DIRECTIONS:
Send back the records in full, character for character.
THE RECORDS section start
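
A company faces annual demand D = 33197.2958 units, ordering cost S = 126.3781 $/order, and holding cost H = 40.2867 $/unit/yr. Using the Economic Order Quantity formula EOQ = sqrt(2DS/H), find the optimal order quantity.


2*D*S = 2 * 33197.2958 * 126.3781 = 8390822.3367
2*D*S/H = 208277.7278
EOQ = sqrt(208277.7278) = 456.3745

456.3745 units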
THE RECORDS section end
EXERCISE RESPONSE:
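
A company faces annual demand D = 33197.2958 units, ordering cost S = 126.3781 $/order, and holding cost H = 40.2867 $/unit/yr. Using the Economic Order Quantity formula EOQ = sqrt(2DS/H), find the optimal order quantity.


2*D*S = 2 * 33197.2958 * 126.3781 = 8390822.3367
2*D*S/H = 208277.7278
EOQ = sqrt(208277.7278) = 456.3745

456.3745 units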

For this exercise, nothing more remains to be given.